Copy, word for word, each line of the data below from the first through the line containing "3. 'rorganic' maps to 'etnavpeb'", and stop there.
═══
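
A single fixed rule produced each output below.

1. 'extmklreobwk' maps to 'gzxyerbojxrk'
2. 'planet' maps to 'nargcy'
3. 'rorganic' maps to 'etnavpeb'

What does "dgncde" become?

apqrqt

The pattern: move the first 2 characters to the end (rotate left by 2), then shift every letter 13 places forward in the alphabet (wrapping around) — i.e. ROT13.
On "dgncde": the first step gives "ncdedg", and the second then gives "apqrqt".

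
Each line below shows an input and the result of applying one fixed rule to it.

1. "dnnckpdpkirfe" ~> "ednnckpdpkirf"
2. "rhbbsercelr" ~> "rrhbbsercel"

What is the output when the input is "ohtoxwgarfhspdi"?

iohtoxwgarfhspd

The rule is to move the last character to the front.
On "ohtoxwgarfhspdi" that produces "iohtoxwgarfhspd".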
═══
SOLVED PROBLEM =
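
A single fixed rule produced each output below.

1. 'extmklreobwk' maps to 'gzxyerbojxrk'
2. 'planet' maps to 'nargcy'
3. 'rorganic' maps to 'etnavpeb'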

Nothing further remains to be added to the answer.